## [Collected data entries]
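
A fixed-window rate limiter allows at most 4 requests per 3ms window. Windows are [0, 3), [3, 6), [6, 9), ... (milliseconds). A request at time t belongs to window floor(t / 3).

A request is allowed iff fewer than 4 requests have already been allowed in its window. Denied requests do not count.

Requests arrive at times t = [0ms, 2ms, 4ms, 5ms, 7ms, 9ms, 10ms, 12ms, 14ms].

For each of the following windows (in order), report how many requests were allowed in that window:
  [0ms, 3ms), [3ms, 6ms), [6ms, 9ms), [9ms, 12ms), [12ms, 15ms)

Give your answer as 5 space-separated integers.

Processing requests:
  req#1 t=0ms (window 0): ALLOW
  req#2 t=2ms (window 0): ALLOW
  req#3 t=4ms (window 1): ALLOW
  req#4 t=5ms (window 1): ALLOW
  req#5 t=7ms (window 2): ALLOW
  req#6 t=9ms (window 3): ALLOW
  req#7 t=10ms (window 3): ALLOW
  req#8 t=12ms (window 4): ALLOW
  req#9 t=14ms (window 4): ALLOW

Allowed counts by window: 2 2 1 2 2

Answer: 2 2 1 2 2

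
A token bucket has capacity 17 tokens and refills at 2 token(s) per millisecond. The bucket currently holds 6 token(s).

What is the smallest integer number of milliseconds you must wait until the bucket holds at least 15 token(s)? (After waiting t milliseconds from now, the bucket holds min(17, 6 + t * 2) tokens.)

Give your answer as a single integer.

Need 6 + t * 2 >= 15, so t >= 9/2.
Smallest integer t = ceil(9/2) = 5.

Answer: 5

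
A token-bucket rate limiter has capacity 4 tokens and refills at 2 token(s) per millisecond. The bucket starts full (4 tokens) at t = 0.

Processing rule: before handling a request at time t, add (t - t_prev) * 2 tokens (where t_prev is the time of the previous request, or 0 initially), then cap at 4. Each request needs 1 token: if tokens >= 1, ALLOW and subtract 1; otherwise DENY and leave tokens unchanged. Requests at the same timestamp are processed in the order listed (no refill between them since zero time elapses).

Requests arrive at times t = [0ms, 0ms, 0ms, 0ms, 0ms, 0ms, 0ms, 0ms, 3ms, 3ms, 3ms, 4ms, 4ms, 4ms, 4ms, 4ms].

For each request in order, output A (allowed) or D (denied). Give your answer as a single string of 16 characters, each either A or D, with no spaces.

Simulating step by step:
  req#1 t=0ms: ALLOW
  req#2 t=0ms: ALLOW
  req#3 t=0ms: ALLOW
  req#4 t=0ms: ALLOW
  req#5 t=0ms: DENY
  req#6 t=0ms: DENY
  req#7 t=0ms: DENY
  req#8 t=0ms: DENY
  req#9 t=3ms: ALLOW
  req#10 t=3ms: ALLOW
  req#11 t=3ms: ALLOW
  req#12 t=4ms: ALLOW
  req#13 t=4ms: ALLOW
  req#14 t=4ms: ALLOW
  req#15 t=4ms: DENY
  req#16 t=4ms: DENY

Answer: AAAADDDDAAAAAADD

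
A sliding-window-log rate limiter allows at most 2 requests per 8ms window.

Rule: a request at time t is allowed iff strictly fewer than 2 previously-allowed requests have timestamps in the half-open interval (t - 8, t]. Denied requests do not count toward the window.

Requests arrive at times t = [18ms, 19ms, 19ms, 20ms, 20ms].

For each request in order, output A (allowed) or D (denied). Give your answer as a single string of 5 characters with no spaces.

Answer: AADDD

Derivation:
Tracking allowed requests in the window:
  req#1 t=18ms: ALLOW
  req#2 t=19ms: ALLOW
  req#3 t=19ms: DENY
  req#4 t=20ms: DENY
  req#5 t=20ms: DENY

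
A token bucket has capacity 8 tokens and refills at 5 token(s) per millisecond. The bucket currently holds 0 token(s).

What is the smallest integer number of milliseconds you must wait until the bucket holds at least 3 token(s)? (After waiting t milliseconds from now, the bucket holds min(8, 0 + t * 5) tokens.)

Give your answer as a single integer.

Answer: 1

Derivation:
Need 0 + t * 5 >= 3, so t >= 3/5.
Smallest integer t = ceil(3/5) = 1.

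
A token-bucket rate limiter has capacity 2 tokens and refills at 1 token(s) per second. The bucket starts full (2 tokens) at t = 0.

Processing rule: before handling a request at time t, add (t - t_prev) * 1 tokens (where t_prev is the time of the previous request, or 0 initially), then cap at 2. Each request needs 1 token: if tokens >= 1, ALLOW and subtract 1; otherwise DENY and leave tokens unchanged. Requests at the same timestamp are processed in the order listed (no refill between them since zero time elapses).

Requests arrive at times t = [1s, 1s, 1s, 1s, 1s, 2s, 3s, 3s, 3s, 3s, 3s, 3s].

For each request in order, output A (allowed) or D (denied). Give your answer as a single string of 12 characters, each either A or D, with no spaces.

Simulating step by step:
  req#1 t=1s: ALLOW
  req#2 t=1s: ALLOW
  req#3 t=1s: DENY
  req#4 t=1s: DENY
  req#5 t=1s: DENY
  req#6 t=2s: ALLOW
  req#7 t=3s: ALLOW
  req#8 t=3s: DENY
  req#9 t=3s: DENY
  req#10 t=3s: DENY
  req#11 t=3s: DENY
  req#12 t=3s: DENY

Answer: AADDDAADDDDD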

## [PROMPT]
Please restate every line of the records exactly.

## [COMPLETED EXERCISE]
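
A fixed-window rate limiter allows at most 4 requests per 3ms window. Windows are [0, 3), [3, 6), [6, 9), ... (milliseconds). A request at time t belongs to window floor(t / 3).

A request is allowed iff fewer than 4 requests have already been allowed in its window. Denied requests do not count.

Requests arrive at times t = [0ms, 2ms, 4ms, 5ms, 7ms, 9ms, 10ms, 12ms, 14ms].

For each of the following windows (in order), report how many requests were allowed in that window:
  [0ms, 3ms), [3ms, 6ms), [6ms, 9ms), [9ms, 12ms), [12ms, 15ms)

Give your answer as 5 space-separated integers.

Processing requests:
  req#1 t=0ms (window 0): ALLOW
  req#2 t=2ms (window 0): ALLOW
  req#3 t=4ms (window 1): ALLOW
  req#4 t=5ms (window 1): ALLOW
  req#5 t=7ms (window 2): ALLOW
  req#6 t=9ms (window 3): ALLOW
  req#7 t=10ms (window 3): ALLOW
  req#8 t=12ms (window 4): ALLOW
  req#9 t=14ms (window 4): ALLOW

Allowed counts by window: 2 2 1 2 2

Answer: 2 2 1 2 2

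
A token bucket has capacity 17 tokens and refills at 2 token(s) per millisecond. The bucket currently holds 6 token(s).

What is the smallest integer number of milliseconds you must wait until the bucket holds at least 15 token(s)? (After waiting t milliseconds from now, the bucket holds min(17, 6 + t * 2) tokens.)

Give your answer as a single integer.

Need 6 + t * 2 >= 15, so t >= 9/2.
Smallest integer t = ceil(9/2) = 5.

Answer: 5

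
A token-bucket rate limiter has capacity 4 tokens and refills at 2 token(s) per millisecond. The bucket starts full (4 tokens) at t = 0.

Processing rule: before handling a request at time t, add (t - t_prev) * 2 tokens (where t_prev is the time of the previous request, or 0 initially), then cap at 4. Each request needs 1 token: if tokens >= 1, ALLOW and subtract 1; otherwise DENY and leave tokens unchanged. Requests at the same timestamp are processed in the order listed (no refill between them since zero time elapses).

Requests arrive at times t = [0ms, 0ms, 0ms, 0ms, 0ms, 0ms, 0ms, 0ms, 3ms, 3ms, 3ms, 4ms, 4ms, 4ms, 4ms, 4ms].

For each request in order, output A (allowed) or D (denied). Give your answer as a single string of 16 characters, each either A or D, with no spaces.

Simulating step by step:
  req#1 t=0ms: ALLOW
  req#2 t=0ms: ALLOW
  req#3 t=0ms: ALLOW
  req#4 t=0ms: ALLOW
  req#5 t=0ms: DENY
  req#6 t=0ms: DENY
  req#7 t=0ms: DENY
  req#8 t=0ms: DENY
  req#9 t=3ms: ALLOW
  req#10 t=3ms: ALLOW
  req#11 t=3ms: ALLOW
  req#12 t=4ms: ALLOW
  req#13 t=4ms: ALLOW
  req#14 t=4ms: ALLOW
  req#15 t=4ms: DENY
  req#16 t=4ms: DENY

Answer: AAAADDDDAAAAAADD

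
A sliding-window-log rate limiter allows at most 2 requests per 8ms window.

Rule: a request at time t is allowed iff strictly fewer than 2 previously-allowed requests have timestamps in the half-open interval (t - 8, t]. Denied requests do not count toward the window.

Requests arrive at times t = [18ms, 19ms, 19ms, 20ms, 20ms].

For each request in order, output A (allowed) or D (denied). Give your answer as a single string of 5 characters with no spaces.

Answer: AADDD

Derivation:
Tracking allowed requests in the window:
  req#1 t=18ms: ALLOW
  req#2 t=19ms: ALLOW
  req#3 t=19ms: DENY
  req#4 t=20ms: DENY
  req#5 t=20ms: DENY

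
A token bucket has capacity 8 tokens and refills at 5 token(s) per millisecond. The bucket currently holds 0 token(s).

What is the smallest integer number of milliseconds you must wait until the bucket holds at least 3 token(s)? (After waiting t milliseconds from now, the bucket holds min(8, 0 + t * 5) tokens.)

Give your answer as a single integer.

Answer: 1

Derivation:
Need 0 + t * 5 >= 3, so t >= 3/5.
Smallest integer t = ceil(3/5) = 1.

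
A token-bucket rate limiter has capacity 2 tokens and refills at 1 token(s) per second. The bucket starts full (2 tokens) at t = 0.

Processing rule: before handling a request at time t, add (t - t_prev) * 1 tokens (where t_prev is the time of the previous request, or 0 initially), then cap at 2. Each request needs 1 token: if tokens >= 1, ALLOW and subtract 1; otherwise DENY and leave tokens unchanged. Requests at the same timestamp are processed in the order listed (no refill between them since zero time elapses).

Requests arrive at times t = [1s, 1s, 1s, 1s, 1s, 2s, 3s, 3s, 3s, 3s, 3s, 3s].

For each request in order, output A (allowed) or D (denied). Give your answer as a single string of 12 characters, each either A or D, with no spaces.

Simulating step by step:
  req#1 t=1s: ALLOW
  req#2 t=1s: ALLOW
  req#3 t=1s: DENY
  req#4 t=1s: DENY
  req#5 t=1s: DENY
  req#6 t=2s: ALLOW
  req#7 t=3s: ALLOW
  req#8 t=3s: DENY
  req#9 t=3s: DENY
  req#10 t=3s: DENY
  req#11 t=3s: DENY
  req#12 t=3s: DENY

Answer: AADDDAADDDDD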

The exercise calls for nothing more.